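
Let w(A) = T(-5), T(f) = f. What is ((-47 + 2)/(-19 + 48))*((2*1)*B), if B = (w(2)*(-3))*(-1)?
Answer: 1350/29 ≈ 46.552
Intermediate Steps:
w(A) = -5
B = -15 (B = -5*(-3)*(-1) = 15*(-1) = -15)
((-47 + 2)/(-19 + 48))*((2*1)*B) = ((-47 + 2)/(-19 + 48))*((2*1)*(-15)) = (-45/29)*(2*(-15)) = -45*1/29*(-30) = -45/29*(-30) = 1350/29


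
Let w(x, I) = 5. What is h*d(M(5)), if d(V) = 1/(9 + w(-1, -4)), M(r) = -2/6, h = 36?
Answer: 18/7 ≈ 2.5714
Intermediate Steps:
M(r) = -1/3 (M(r) = -2*1/6 = -1/3)
d(V) = 1/14 (d(V) = 1/(9 + 5) = 1/14)
h*d(M(5)) = 36*(1/14) = 18/7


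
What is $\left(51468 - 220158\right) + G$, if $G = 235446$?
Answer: $66756$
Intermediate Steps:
$\left(51468 - 220158\right) + G = \left(51468 - 220158\right) + 235446 = -168690 + 235446 = 66756$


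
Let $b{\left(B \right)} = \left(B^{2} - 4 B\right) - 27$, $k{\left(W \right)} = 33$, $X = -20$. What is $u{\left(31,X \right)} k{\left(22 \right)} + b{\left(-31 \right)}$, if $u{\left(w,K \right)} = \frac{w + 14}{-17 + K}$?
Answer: $\frac{37661}{37} \approx 1017.9$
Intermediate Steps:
$u{\left(w,K \right)} = \frac{14 + w}{-17 + K}$
$b{\left(B \right)} = -27 + B^{2} - 4 B$
$u{\left(31,X \right)} k{\left(22 \right)} + b{\left(-31 \right)} = \frac{14 + 31}{-17 - 20} \cdot 33 - \left(-97 - 961\right) = \frac{1}{-37} \cdot 45 \cdot 33 + \left(-27 + 961 + 124\right) = \left(- \frac{1}{37}\right) 45 \cdot 33 + 1058 = \left(- \frac{45}{37}\right) 33 + 1058 = - \frac{1485}{37} + 1058 = \frac{37661}{37}$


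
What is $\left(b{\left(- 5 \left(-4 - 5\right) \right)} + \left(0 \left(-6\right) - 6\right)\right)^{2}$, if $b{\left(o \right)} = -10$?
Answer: $256$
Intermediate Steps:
$\left(b{\left(- 5 \left(-4 - 5\right) \right)} + \left(0 \left(-6\right) - 6\right)\right)^{2} = \left(-10 + \left(0 \left(-6\right) - 6\right)\right)^{2} = \left(-10 + \left(0 - 6\right)\right)^{2} = \left(-10 - 6\right)^{2} = \left(-16\right)^{2} = 256$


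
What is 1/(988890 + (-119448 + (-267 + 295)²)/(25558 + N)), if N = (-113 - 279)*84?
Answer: 3685/3644118982 ≈ 1.0112e-6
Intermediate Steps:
N = -32928 (N = -392*84 = -32928)
1/(988890 + (-119448 + (-267 + 295)²)/(25558 + N)) = 1/(988890 + (-119448 + (-267 + 295)²)/(25558 - 32928)) = 1/(988890 + (-119448 + 28²)/(-7370)) = 1/(988890 + (-119448 + 784)*(-1/7370)) = 1/(988890 - 118664*(-1/7370)) = 1/(988890 + 59332/3685) = 1/(3644118982/3685) = 3685/3644118982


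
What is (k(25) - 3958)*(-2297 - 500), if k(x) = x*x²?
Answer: -32632599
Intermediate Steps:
k(x) = x³
(k(25) - 3958)*(-2297 - 500) = (25³ - 3958)*(-2297 - 500) = (15625 - 3958)*(-2797) = 11667*(-2797) = -32632599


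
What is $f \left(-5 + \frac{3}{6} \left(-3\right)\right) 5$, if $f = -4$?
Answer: $130$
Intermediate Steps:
$f \left(-5 + \frac{3}{6} \left(-3\right)\right) 5 = - 4 \left(-5 + \frac{3}{6} \left(-3\right)\right) 5 = - 4 \left(-5 + 3 \cdot \frac{1}{6} \left(-3\right)\right) 5 = - 4 \left(-5 + \frac{1}{2} \left(-3\right)\right) 5 = - 4 \left(-5 - \frac{3}{2}\right) 5 = \left(-4\right) \left(- \frac{13}{2}\right) 5 = 26 \cdot 5 = 130$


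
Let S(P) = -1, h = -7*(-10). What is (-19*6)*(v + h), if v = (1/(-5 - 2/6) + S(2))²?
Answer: -1042017/128 ≈ -8140.8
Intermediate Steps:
h = 70
v = 361/256 (v = (1/(-5 - 2/6) - 1)² = (1/(-5 - 2*⅙) - 1)² = (1/(-5 - ⅓) - 1)² = (1/(-16/3) - 1)² = (-3/16 - 1)² = (-19/16)² = 361/256 ≈ 1.4102)
(-19*6)*(v + h) = (-19*6)*(361/256 + 70) = -114*18281/256 = -1042017/128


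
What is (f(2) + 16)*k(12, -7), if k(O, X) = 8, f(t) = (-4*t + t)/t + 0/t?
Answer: 104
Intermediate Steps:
f(t) = -3 (f(t) = (-3*t)/t + 0 = -3 + 0 = -3)
(f(2) + 16)*k(12, -7) = (-3 + 16)*8 = 13*8 = 104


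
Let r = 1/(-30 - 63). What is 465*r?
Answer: -5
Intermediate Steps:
r = -1/93 (r = 1/(-93) = -1/93 ≈ -0.010753)
465*r = 465*(-1/93) = -5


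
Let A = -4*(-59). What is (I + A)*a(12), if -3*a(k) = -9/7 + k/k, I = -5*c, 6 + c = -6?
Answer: 592/21 ≈ 28.190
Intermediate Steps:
c = -12 (c = -6 - 6 = -12)
I = 60 (I = -5*(-12) = 60)
A = 236
a(k) = 2/21 (a(k) = -(-9/7 + k/k)/3 = -(-9*⅐ + 1)/3 = -(-9/7 + 1)/3 = -⅓*(-2/7) = 2/21)
(I + A)*a(12) = (60 + 236)*(2/21) = 296*(2/21) = 592/21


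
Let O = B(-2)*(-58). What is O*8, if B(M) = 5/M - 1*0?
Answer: 1160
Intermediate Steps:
B(M) = 5/M (B(M) = 5/M + 0 = 5/M)
O = 145 (O = (5/(-2))*(-58) = (5*(-½))*(-58) = -5/2*(-58) = 145)
O*8 = 145*8 = 1160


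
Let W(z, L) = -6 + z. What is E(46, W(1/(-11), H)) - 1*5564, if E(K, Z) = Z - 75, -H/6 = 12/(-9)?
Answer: -62096/11 ≈ -5645.1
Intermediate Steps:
H = 8 (H = -72/(-9) = -72*(-1)/9 = -6*(-4/3) = 8)
E(K, Z) = -75 + Z
E(46, W(1/(-11), H)) - 1*5564 = (-75 + (-6 + 1/(-11))) - 1*5564 = (-75 + (-6 - 1/11)) - 5564 = (-75 - 67/11) - 5564 = -892/11 - 5564 = -62096/11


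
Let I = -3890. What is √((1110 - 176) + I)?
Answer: 2*I*√739 ≈ 54.369*I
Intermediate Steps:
√((1110 - 176) + I) = √((1110 - 176) - 3890) = √(934 - 3890) = √(-2956) = 2*I*√739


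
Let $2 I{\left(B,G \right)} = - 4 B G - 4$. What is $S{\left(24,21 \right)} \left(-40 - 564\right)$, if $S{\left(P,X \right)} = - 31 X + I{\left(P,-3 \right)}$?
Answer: $307436$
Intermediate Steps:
$I{\left(B,G \right)} = -2 - 2 B G$ ($I{\left(B,G \right)} = \frac{- 4 B G - 4}{2} = \frac{-4 - 4 B G}{2} = -2 - 2 B G$)
$S{\left(P,X \right)} = -2 - 31 X + 6 P$ ($S{\left(P,X \right)} = - 31 X - \left(2 + 2 P \left(-3\right)\right) = - 31 X + \left(-2 + 6 P\right) = -2 - 31 X + 6 P$)
$S{\left(24,21 \right)} \left(-40 - 564\right) = \left(-2 - 651 + 6 \cdot 24\right) \left(-40 - 564\right) = \left(-2 - 651 + 144\right) \left(-604\right) = \left(-509\right) \left(-604\right) = 307436$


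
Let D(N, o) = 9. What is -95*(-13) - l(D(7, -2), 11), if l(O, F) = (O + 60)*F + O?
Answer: 467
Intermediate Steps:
l(O, F) = O + F*(60 + O) (l(O, F) = (60 + O)*F + O = F*(60 + O) + O = O + F*(60 + O))
-95*(-13) - l(D(7, -2), 11) = -95*(-13) - (9 + 60*11 + 11*9) = 1235 - (9 + 660 + 99) = 1235 - 1*768 = 1235 - 768 = 467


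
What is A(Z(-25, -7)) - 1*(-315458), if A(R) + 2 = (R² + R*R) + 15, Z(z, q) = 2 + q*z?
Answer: 378129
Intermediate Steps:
A(R) = 13 + 2*R² (A(R) = -2 + ((R² + R*R) + 15) = -2 + ((R² + R²) + 15) = -2 + (2*R² + 15) = -2 + (15 + 2*R²) = 13 + 2*R²)
A(Z(-25, -7)) - 1*(-315458) = (13 + 2*(2 - 7*(-25))²) - 1*(-315458) = (13 + 2*(2 + 175)²) + 315458 = (13 + 2*177²) + 315458 = (13 + 2*31329) + 315458 = (13 + 62658) + 315458 = 62671 + 315458 = 378129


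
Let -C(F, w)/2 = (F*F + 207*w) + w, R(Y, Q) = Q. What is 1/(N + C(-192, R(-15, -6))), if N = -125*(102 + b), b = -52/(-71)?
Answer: -71/5969222 ≈ -1.1894e-5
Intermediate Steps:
b = 52/71 (b = -52*(-1/71) = 52/71 ≈ 0.73239)
C(F, w) = -416*w - 2*F**2 (C(F, w) = -2*((F*F + 207*w) + w) = -2*((F**2 + 207*w) + w) = -2*(F**2 + 208*w) = -416*w - 2*F**2)
N = -911750/71 (N = -125*(102 + 52/71) = -125*7294/71 = -911750/71 ≈ -12842.)
1/(N + C(-192, R(-15, -6))) = 1/(-911750/71 + (-416*(-6) - 2*(-192)**2)) = 1/(-911750/71 + (2496 - 2*36864)) = 1/(-911750/71 + (2496 - 73728)) = 1/(-911750/71 - 71232) = 1/(-5969222/71) = -71/5969222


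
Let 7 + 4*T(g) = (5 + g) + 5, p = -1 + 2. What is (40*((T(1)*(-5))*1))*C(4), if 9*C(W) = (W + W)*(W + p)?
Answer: -8000/9 ≈ -888.89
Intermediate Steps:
p = 1
T(g) = ¾ + g/4 (T(g) = -7/4 + ((5 + g) + 5)/4 = -7/4 + (10 + g)/4 = -7/4 + (5/2 + g/4) = ¾ + g/4)
C(W) = 2*W*(1 + W)/9 (C(W) = ((W + W)*(W + 1))/9 = ((2*W)*(1 + W))/9 = (2*W*(1 + W))/9 = 2*W*(1 + W)/9)
(40*((T(1)*(-5))*1))*C(4) = (40*(((¾ + (¼)*1)*(-5))*1))*((2/9)*4*(1 + 4)) = (40*(((¾ + ¼)*(-5))*1))*((2/9)*4*5) = (40*((1*(-5))*1))*(40/9) = (40*(-5*1))*(40/9) = (40*(-5))*(40/9) = -200*40/9 = -8000/9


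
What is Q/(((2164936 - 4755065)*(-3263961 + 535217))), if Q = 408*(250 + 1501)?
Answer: 89301/883474870997 ≈ 1.0108e-7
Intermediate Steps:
Q = 714408 (Q = 408*1751 = 714408)
Q/(((2164936 - 4755065)*(-3263961 + 535217))) = 714408/(((2164936 - 4755065)*(-3263961 + 535217))) = 714408/((-2590129*(-2728744))) = 714408/7067798967976 = 714408*(1/7067798967976) = 89301/883474870997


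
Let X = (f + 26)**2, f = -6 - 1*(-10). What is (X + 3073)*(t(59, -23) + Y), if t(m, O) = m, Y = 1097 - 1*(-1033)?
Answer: 8696897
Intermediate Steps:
Y = 2130 (Y = 1097 + 1033 = 2130)
f = 4 (f = -6 + 10 = 4)
X = 900 (X = (4 + 26)**2 = 30**2 = 900)
(X + 3073)*(t(59, -23) + Y) = (900 + 3073)*(59 + 2130) = 3973*2189 = 8696897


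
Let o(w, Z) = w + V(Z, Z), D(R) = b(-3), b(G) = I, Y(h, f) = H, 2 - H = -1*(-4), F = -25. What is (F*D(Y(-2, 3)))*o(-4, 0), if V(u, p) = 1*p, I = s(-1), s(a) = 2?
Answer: 200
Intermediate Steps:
H = -2 (H = 2 - (-1)*(-4) = 2 - 1*4 = 2 - 4 = -2)
I = 2
V(u, p) = p
Y(h, f) = -2
b(G) = 2
D(R) = 2
o(w, Z) = Z + w (o(w, Z) = w + Z = Z + w)
(F*D(Y(-2, 3)))*o(-4, 0) = (-25*2)*(0 - 4) = -50*(-4) = 200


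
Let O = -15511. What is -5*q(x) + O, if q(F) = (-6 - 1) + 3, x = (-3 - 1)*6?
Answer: -15491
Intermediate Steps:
x = -24 (x = -4*6 = -24)
q(F) = -4 (q(F) = -7 + 3 = -4)
-5*q(x) + O = -5*(-4) - 15511 = 20 - 15511 = -15491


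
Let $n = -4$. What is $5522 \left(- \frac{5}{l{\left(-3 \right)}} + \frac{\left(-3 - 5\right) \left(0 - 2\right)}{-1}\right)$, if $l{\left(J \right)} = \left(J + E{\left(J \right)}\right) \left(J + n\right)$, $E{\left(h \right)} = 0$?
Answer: $- \frac{1883002}{21} \approx -89667.0$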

================================

## What needs to be done
Extract exactly and only the lines above from the line containing "What is (k(25)" through the line containing "Answer: $130$", both end lines included.

## Task answer
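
What is (k(25) - 3958)*(-2297 - 500), if k(x) = x*x²?
Answer: -32632599
Intermediate Steps:
k(x) = x³
(k(25) - 3958)*(-2297 - 500) = (25³ - 3958)*(-2297 - 500) = (15625 - 3958)*(-2797) = 11667*(-2797) = -32632599


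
What is $f \left(-5 + \frac{3}{6} \left(-3\right)\right) 5$, if $f = -4$?
Answer: $130$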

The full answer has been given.